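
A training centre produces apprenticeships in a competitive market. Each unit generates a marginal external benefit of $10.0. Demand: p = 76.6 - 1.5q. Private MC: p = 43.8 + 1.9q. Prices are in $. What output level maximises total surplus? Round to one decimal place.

q* = 12.6

Social marginal cost = private MC − MEB = 33.8 + 1.9q.
Set SMC = demand: 33.8 + 1.9q = 76.6 - 1.5q → q* = 12.5882.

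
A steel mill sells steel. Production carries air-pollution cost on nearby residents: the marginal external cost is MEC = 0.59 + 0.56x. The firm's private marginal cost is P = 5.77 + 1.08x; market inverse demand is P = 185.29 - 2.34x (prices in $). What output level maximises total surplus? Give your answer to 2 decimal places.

Social marginal cost = private MC + MEC = 6.36 + 1.64x.
Set SMC = demand: 6.36 + 1.64x = 185.29 - 2.34x → x* = 44.9573.

x* = 44.96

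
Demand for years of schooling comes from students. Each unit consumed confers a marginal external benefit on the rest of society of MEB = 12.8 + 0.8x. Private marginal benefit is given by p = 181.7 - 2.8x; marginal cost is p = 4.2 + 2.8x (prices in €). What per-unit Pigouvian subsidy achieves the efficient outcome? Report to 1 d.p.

Social marginal benefit = demand + MEB = 194.5 - 2.0x.
Set SMB = MC: 194.5 - 2.0x = 4.2 + 2.8x → x* = 39.6458.
The Pigouvian subsidy equals MEB at x*: 12.8 + 0.8×39.6458 = 44.5166.

subsidy = €44.5 per unit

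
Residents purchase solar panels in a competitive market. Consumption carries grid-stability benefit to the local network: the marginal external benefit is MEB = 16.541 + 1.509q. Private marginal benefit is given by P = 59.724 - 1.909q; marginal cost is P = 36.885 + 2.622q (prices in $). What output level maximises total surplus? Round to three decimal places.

q* = 13.031

Social marginal benefit = demand + MEB = 76.265 - 0.400q.
Set SMB = MC: 76.265 - 0.400q = 36.885 + 2.622q → q* = 13.0311.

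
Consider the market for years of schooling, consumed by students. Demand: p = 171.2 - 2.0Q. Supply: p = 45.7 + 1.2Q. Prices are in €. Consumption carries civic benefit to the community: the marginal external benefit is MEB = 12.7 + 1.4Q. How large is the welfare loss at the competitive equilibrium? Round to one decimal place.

Market equilibrium (private): 45.7 + 1.2Q = 171.2 - 2.0Q → Q_m = 39.2188.
Social marginal benefit = demand + MEB = 183.9 - 0.6Q.
Set SMB = MC: 183.9 - 0.6Q = 45.7 + 1.2Q → Q* = 76.7778.
The welfare-loss triangle has base |Q_m − Q*| and height MEB(Q_m) (the vertical gap between SMB and MC is zero at Q* and MEB at Q_m).
DWL = ½ × 37.5590 × 67.6063 = 1269.6125.

DWL = €1269.6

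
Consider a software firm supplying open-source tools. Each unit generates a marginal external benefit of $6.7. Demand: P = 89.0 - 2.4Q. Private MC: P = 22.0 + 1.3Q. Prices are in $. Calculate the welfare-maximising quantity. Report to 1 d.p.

Q* = 19.9

Social marginal cost = private MC − MEB = 15.3 + 1.3Q.
Set SMC = demand: 15.3 + 1.3Q = 89.0 - 2.4Q → Q* = 19.9189.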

----------

*TASK DIRECTIONS*: The records above are to be written out again word for word.

*REPLY*:
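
A training centre produces apprenticeships in a competitive market. Each unit generates a marginal external benefit of $10.0. Demand: p = 76.6 - 1.5q. Private MC: p = 43.8 + 1.9q. Prices are in $. What output level maximises total surplus? Round to one decimal place.

q* = 12.6

Social marginal cost = private MC − MEB = 33.8 + 1.9q.
Set SMC = demand: 33.8 + 1.9q = 76.6 - 1.5q → q* = 12.5882.

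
A steel mill sells steel. Production carries air-pollution cost on nearby residents: the marginal external cost is MEC = 0.59 + 0.56x. The firm's private marginal cost is P = 5.77 + 1.08x; market inverse demand is P = 185.29 - 2.34x (prices in $). What output level maximises total surplus? Give your answer to 2 decimal places.

Social marginal cost = private MC + MEC = 6.36 + 1.64x.
Set SMC = demand: 6.36 + 1.64x = 185.29 - 2.34x → x* = 44.9573.

x* = 44.96

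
Demand for years of schooling comes from students. Each unit consumed confers a marginal external benefit on the rest of society of MEB = 12.8 + 0.8x. Private marginal benefit is given by p = 181.7 - 2.8x; marginal cost is p = 4.2 + 2.8x (prices in €). What per-unit Pigouvian subsidy achieves the efficient outcome? Report to 1 d.p.

Social marginal benefit = demand + MEB = 194.5 - 2.0x.
Set SMB = MC: 194.5 - 2.0x = 4.2 + 2.8x → x* = 39.6458.
The Pigouvian subsidy equals MEB at x*: 12.8 + 0.8×39.6458 = 44.5166.

subsidy = €44.5 per unit

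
Residents purchase solar panels in a competitive market. Consumption carries grid-stability benefit to the local network: the marginal external benefit is MEB = 16.541 + 1.509q. Private marginal benefit is given by P = 59.724 - 1.909q; marginal cost is P = 36.885 + 2.622q (prices in $). What output level maximises total surplus? Round to three decimal places.

q* = 13.031

Social marginal benefit = demand + MEB = 76.265 - 0.400q.
Set SMB = MC: 76.265 - 0.400q = 36.885 + 2.622q → q* = 13.0311.

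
Consider the market for years of schooling, consumed by students. Demand: p = 171.2 - 2.0Q. Supply: p = 45.7 + 1.2Q. Prices are in €. Consumption carries civic benefit to the community: the marginal external benefit is MEB = 12.7 + 1.4Q. How large is the welfare loss at the competitive equilibrium? Round to one decimal place.

Market equilibrium (private): 45.7 + 1.2Q = 171.2 - 2.0Q → Q_m = 39.2188.
Social marginal benefit = demand + MEB = 183.9 - 0.6Q.
Set SMB = MC: 183.9 - 0.6Q = 45.7 + 1.2Q → Q* = 76.7778.
The welfare-loss triangle has base |Q_m − Q*| and height MEB(Q_m) (the vertical gap between SMB and MC is zero at Q* and MEB at Q_m).
DWL = ½ × 37.5590 × 67.6063 = 1269.6125.

DWL = €1269.6

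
Consider a software firm supplying open-source tools. Each unit generates a marginal external benefit of $6.7. Demand: P = 89.0 - 2.4Q. Private MC: P = 22.0 + 1.3Q. Prices are in $. Calculate the welfare-maximising quantity. Report to 1 d.p.

Q* = 19.9

Social marginal cost = private MC − MEB = 15.3 + 1.3Q.
Set SMC = demand: 15.3 + 1.3Q = 89.0 - 2.4Q → Q* = 19.9189.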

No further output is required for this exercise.